[Records from a dataset]
____________
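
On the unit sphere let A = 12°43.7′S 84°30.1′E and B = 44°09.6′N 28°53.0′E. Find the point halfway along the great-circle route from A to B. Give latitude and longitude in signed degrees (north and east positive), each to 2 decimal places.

The central angle between A and B is δ = 1.3267 rad.
With f = 0.5, the slerp weights are sin((1−f)δ)/sin δ = 0.6346 and sin(fδ)/sin δ = 0.6346.
Weighted sum of the unit vectors: (0.6346)·(0.0935,0.9709,-0.2203) + (0.6346)·(0.6282,0.3465,0.6967) = (0.4579, 0.8360, 0.3023).
Converting back: φ = atan2(z, √(x²+y²)) = 17.59°, λ = atan2(y, x) = 61.29°.

17.59°, 61.29°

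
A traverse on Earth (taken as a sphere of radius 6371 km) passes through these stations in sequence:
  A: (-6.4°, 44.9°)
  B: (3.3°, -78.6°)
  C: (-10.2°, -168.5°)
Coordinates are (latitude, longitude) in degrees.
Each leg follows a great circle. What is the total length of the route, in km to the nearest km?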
____________
TASK OBJECTIVE: Please copy each line above exactly as written.

SOLUTION FOR THIS TASK:
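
On the unit sphere let A = 12°43.7′S 84°30.1′E and B = 44°09.6′N 28°53.0′E. Find the point halfway along the great-circle route from A to B. Give latitude and longitude in signed degrees (north and east positive), each to 2 decimal places.

The central angle between A and B is δ = 1.3267 rad.
With f = 0.5, the slerp weights are sin((1−f)δ)/sin δ = 0.6346 and sin(fδ)/sin δ = 0.6346.
Weighted sum of the unit vectors: (0.6346)·(0.0935,0.9709,-0.2203) + (0.6346)·(0.6282,0.3465,0.6967) = (0.4579, 0.8360, 0.3023).
Converting back: φ = atan2(z, √(x²+y²)) = 17.59°, λ = atan2(y, x) = 61.29°.

17.59°, 61.29°

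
A traverse on Earth (taken as a sphere of radius 6371 km) passes through these stations in sequence:
  A: (-6.4°, 44.9°)
  B: (3.3°, -78.6°)
  C: (-10.2°, -168.5°)
Coordinates are (latitude, longitude) in degrees.
Each leg follows a great circle. What is the total length of the route, in km to the nearest km?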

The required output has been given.